## Records supplied
# # # # # # #
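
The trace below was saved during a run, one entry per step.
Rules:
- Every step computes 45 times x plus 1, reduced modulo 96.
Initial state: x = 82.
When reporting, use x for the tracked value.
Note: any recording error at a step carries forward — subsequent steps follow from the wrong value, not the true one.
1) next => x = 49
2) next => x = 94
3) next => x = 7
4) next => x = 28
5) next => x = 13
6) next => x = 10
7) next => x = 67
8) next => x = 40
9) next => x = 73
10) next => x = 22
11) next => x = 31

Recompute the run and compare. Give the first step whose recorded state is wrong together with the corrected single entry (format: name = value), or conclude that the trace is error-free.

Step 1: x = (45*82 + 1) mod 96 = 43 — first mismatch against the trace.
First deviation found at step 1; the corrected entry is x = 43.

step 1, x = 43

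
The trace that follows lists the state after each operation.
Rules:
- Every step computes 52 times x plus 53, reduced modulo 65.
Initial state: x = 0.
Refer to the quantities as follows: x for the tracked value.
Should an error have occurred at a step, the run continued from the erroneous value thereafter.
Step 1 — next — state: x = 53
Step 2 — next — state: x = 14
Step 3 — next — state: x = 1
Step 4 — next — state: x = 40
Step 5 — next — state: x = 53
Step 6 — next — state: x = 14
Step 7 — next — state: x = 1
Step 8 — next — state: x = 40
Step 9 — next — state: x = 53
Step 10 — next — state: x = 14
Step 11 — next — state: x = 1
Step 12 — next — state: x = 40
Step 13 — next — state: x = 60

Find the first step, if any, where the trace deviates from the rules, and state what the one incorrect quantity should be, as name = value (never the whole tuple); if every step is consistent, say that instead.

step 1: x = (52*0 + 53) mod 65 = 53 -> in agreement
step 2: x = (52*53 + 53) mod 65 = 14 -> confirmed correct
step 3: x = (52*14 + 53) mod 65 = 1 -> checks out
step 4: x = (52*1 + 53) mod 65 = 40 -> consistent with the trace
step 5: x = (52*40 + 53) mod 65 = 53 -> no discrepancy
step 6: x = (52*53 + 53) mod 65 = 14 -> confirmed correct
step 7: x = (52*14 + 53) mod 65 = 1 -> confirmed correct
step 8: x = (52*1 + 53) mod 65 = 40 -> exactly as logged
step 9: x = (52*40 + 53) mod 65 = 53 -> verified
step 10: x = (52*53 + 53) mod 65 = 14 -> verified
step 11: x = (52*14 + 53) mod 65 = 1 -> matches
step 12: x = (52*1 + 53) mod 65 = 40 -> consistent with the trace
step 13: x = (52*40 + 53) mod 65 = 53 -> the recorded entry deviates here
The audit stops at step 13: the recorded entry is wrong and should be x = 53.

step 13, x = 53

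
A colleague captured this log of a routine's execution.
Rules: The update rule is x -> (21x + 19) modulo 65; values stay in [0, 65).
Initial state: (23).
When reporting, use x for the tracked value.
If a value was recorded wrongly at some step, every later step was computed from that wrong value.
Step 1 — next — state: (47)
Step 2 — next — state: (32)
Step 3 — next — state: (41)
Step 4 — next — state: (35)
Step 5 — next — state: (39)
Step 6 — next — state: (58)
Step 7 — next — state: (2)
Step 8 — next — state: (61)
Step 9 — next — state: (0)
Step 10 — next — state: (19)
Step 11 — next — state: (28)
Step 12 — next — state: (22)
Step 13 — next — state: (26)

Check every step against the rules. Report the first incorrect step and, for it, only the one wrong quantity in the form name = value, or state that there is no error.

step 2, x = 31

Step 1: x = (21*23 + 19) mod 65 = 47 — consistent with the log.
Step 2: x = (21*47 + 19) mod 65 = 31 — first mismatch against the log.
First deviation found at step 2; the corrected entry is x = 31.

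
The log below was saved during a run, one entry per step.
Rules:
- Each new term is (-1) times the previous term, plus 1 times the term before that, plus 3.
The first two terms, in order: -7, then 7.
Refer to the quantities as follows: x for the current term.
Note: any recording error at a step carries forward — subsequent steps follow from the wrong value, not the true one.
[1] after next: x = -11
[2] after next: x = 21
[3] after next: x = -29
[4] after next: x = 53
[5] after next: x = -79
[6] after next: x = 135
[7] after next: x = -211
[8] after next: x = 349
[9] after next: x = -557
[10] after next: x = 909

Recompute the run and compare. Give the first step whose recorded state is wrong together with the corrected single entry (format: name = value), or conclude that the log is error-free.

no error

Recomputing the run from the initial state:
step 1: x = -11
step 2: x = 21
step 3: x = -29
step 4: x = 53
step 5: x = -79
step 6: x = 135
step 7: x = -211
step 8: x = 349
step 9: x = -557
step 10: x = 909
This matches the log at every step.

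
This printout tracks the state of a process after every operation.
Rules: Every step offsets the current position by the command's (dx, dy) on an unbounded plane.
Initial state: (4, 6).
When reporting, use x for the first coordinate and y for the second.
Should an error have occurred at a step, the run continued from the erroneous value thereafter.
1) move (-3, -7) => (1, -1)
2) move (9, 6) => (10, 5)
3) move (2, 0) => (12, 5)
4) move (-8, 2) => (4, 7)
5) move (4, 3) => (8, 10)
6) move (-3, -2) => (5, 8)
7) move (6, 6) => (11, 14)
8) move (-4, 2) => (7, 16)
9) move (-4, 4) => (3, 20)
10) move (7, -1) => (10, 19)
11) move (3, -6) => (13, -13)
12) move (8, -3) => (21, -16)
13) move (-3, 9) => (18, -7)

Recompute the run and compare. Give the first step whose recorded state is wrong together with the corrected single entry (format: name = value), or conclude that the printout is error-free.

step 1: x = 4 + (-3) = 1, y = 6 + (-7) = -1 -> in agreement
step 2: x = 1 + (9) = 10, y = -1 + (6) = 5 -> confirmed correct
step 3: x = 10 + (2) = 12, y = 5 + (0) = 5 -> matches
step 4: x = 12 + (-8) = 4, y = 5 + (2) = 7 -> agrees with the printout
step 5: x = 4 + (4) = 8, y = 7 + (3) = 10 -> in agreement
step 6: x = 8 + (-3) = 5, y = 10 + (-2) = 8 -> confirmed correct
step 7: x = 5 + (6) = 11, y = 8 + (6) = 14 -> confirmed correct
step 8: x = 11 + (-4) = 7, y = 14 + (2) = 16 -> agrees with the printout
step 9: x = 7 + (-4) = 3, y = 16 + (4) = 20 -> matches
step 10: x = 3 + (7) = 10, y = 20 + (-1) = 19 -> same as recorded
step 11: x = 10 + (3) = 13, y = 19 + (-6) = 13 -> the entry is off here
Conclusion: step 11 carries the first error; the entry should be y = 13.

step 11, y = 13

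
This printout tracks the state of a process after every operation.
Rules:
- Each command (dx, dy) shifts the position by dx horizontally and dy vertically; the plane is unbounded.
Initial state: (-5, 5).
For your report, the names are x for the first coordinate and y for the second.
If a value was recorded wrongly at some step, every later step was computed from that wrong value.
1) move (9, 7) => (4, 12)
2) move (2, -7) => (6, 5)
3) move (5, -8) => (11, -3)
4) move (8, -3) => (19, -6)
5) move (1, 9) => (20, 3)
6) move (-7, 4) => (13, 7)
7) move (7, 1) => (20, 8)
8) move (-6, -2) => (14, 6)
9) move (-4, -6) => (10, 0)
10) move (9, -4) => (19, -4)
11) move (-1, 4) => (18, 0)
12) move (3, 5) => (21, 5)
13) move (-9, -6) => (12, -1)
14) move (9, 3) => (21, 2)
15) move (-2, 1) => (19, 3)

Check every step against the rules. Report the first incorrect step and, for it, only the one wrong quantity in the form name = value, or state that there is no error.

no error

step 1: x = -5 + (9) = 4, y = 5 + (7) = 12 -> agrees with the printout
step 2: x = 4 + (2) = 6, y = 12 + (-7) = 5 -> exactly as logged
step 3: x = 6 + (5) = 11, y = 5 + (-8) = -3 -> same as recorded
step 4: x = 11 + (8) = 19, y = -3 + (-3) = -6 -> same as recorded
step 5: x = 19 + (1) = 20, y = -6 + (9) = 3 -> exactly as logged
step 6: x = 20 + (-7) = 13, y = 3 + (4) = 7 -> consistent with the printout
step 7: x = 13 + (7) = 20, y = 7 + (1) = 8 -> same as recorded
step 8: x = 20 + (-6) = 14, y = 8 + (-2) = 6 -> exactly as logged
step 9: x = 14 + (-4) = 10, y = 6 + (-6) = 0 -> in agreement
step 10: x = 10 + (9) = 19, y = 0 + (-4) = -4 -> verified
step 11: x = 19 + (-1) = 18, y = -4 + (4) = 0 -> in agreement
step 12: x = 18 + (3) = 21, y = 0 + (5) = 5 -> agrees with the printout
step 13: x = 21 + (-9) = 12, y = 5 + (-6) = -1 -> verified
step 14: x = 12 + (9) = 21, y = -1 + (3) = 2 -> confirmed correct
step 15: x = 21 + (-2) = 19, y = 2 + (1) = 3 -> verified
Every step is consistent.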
# # # # # # #
## Task details
Copy verbatim, from the listing above, each line from the one containing "Initial state: (-5, 5)." down to the one containing "6) move (-7, 4) => (13, 7)", inclusive.

## Solution to this exercise
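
Initial state: (-5, 5).
For your report, the names are x for the first coordinate and y for the second.
If a value was recorded wrongly at some step, every later step was computed from that wrong value.
1) move (9, 7) => (4, 12)
2) move (2, -7) => (6, 5)
3) move (5, -8) => (11, -3)
4) move (8, -3) => (19, -6)
5) move (1, 9) => (20, 3)
6) move (-7, 4) => (13, 7)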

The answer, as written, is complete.